▶ **PROBLEM DESCRIPTION**
Please print each entry below exactly as it reads.

[Dataset entries]
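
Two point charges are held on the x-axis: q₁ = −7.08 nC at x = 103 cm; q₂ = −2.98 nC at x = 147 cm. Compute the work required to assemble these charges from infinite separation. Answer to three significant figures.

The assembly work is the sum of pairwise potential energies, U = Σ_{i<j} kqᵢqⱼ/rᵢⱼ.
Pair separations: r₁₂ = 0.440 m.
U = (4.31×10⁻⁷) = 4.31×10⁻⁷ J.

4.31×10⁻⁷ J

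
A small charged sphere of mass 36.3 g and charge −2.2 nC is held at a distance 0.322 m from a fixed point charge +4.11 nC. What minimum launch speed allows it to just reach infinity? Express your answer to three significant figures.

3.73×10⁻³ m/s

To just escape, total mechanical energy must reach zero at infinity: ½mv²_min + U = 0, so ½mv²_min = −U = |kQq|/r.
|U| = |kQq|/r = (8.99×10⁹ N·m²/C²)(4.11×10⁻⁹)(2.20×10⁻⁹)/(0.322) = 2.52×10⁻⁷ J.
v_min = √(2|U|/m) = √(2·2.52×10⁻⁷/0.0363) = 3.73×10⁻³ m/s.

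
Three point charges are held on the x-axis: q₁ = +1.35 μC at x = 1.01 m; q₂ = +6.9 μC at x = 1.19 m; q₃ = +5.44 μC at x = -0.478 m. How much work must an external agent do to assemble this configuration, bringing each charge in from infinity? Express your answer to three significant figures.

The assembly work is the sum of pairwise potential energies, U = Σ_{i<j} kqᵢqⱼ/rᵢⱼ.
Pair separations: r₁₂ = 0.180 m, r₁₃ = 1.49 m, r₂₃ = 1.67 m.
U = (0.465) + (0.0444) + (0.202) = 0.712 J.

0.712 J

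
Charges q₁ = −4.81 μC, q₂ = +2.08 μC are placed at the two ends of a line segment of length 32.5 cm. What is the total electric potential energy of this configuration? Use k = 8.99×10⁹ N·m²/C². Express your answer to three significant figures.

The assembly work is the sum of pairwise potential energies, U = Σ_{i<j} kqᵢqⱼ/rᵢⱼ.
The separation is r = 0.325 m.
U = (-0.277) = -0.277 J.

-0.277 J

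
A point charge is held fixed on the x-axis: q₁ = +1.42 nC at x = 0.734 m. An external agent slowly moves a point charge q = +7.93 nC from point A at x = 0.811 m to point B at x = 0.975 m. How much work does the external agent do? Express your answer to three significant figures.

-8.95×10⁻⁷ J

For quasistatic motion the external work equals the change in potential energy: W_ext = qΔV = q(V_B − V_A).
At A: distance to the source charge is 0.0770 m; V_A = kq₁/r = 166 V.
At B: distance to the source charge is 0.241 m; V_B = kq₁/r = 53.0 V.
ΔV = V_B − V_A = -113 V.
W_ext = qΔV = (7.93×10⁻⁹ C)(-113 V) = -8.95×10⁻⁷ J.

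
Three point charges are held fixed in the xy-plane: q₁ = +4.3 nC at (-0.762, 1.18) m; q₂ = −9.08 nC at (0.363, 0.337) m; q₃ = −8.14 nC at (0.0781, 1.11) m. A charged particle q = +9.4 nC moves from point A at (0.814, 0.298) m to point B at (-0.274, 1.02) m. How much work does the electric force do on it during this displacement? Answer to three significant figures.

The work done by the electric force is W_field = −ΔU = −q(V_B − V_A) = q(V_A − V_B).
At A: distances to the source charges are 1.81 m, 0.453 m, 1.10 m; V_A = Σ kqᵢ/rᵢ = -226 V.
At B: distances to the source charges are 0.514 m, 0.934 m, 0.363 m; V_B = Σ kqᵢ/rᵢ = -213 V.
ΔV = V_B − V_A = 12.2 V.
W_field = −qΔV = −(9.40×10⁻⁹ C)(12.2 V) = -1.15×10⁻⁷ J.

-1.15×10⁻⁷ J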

▶ **EXERCISE OUTPUT**
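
Two point charges are held on the x-axis: q₁ = −7.08 nC at x = 103 cm; q₂ = −2.98 nC at x = 147 cm. Compute the work required to assemble these charges from infinite separation. Answer to three significant figures.

The assembly work is the sum of pairwise potential energies, U = Σ_{i<j} kqᵢqⱼ/rᵢⱼ.
Pair separations: r₁₂ = 0.440 m.
U = (4.31×10⁻⁷) = 4.31×10⁻⁷ J.

4.31×10⁻⁷ J

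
A small charged sphere of mass 36.3 g and charge −2.2 nC is held at a distance 0.322 m from a fixed point charge +4.11 nC. What minimum launch speed allows it to just reach infinity? Express your answer to three significant figures.

3.73×10⁻³ m/s

To just escape, total mechanical energy must reach zero at infinity: ½mv²_min + U = 0, so ½mv²_min = −U = |kQq|/r.
|U| = |kQq|/r = (8.99×10⁹ N·m²/C²)(4.11×10⁻⁹)(2.20×10⁻⁹)/(0.322) = 2.52×10⁻⁷ J.
v_min = √(2|U|/m) = √(2·2.52×10⁻⁷/0.0363) = 3.73×10⁻³ m/s.

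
Three point charges are held on the x-axis: q₁ = +1.35 μC at x = 1.01 m; q₂ = +6.9 μC at x = 1.19 m; q₃ = +5.44 μC at x = -0.478 m. How much work must an external agent do to assemble this configuration, bringing each charge in from infinity? Express your answer to three significant figures.

The assembly work is the sum of pairwise potential energies, U = Σ_{i<j} kqᵢqⱼ/rᵢⱼ.
Pair separations: r₁₂ = 0.180 m, r₁₃ = 1.49 m, r₂₃ = 1.67 m.
U = (0.465) + (0.0444) + (0.202) = 0.712 J.

0.712 J

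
Charges q₁ = −4.81 μC, q₂ = +2.08 μC are placed at the two ends of a line segment of length 32.5 cm. What is the total electric potential energy of this configuration? Use k = 8.99×10⁹ N·m²/C². Express your answer to three significant figures.

The assembly work is the sum of pairwise potential energies, U = Σ_{i<j} kqᵢqⱼ/rᵢⱼ.
The separation is r = 0.325 m.
U = (-0.277) = -0.277 J.

-0.277 J

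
A point charge is held fixed on the x-axis: q₁ = +1.42 nC at x = 0.734 m. An external agent slowly moves a point charge q = +7.93 nC from point A at x = 0.811 m to point B at x = 0.975 m. How much work does the external agent do? Express your answer to three significant figures.

-8.95×10⁻⁷ J

For quasistatic motion the external work equals the change in potential energy: W_ext = qΔV = q(V_B − V_A).
At A: distance to the source charge is 0.0770 m; V_A = kq₁/r = 166 V.
At B: distance to the source charge is 0.241 m; V_B = kq₁/r = 53.0 V.
ΔV = V_B − V_A = -113 V.
W_ext = qΔV = (7.93×10⁻⁹ C)(-113 V) = -8.95×10⁻⁷ J.

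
Three point charges are held fixed in the xy-plane: q₁ = +4.3 nC at (-0.762, 1.18) m; q₂ = −9.08 nC at (0.363, 0.337) m; q₃ = −8.14 nC at (0.0781, 1.11) m. A charged particle q = +9.4 nC moves from point A at (0.814, 0.298) m to point B at (-0.274, 1.02) m. How much work does the electric force do on it during this displacement? Answer to three significant figures.

The work done by the electric force is W_field = −ΔU = −q(V_B − V_A) = q(V_A − V_B).
At A: distances to the source charges are 1.81 m, 0.453 m, 1.10 m; V_A = Σ kqᵢ/rᵢ = -226 V.
At B: distances to the source charges are 0.514 m, 0.934 m, 0.363 m; V_B = Σ kqᵢ/rᵢ = -213 V.
ΔV = V_B − V_A = 12.2 V.
W_field = −qΔV = −(9.40×10⁻⁹ C)(12.2 V) = -1.15×10⁻⁷ J.

-1.15×10⁻⁷ J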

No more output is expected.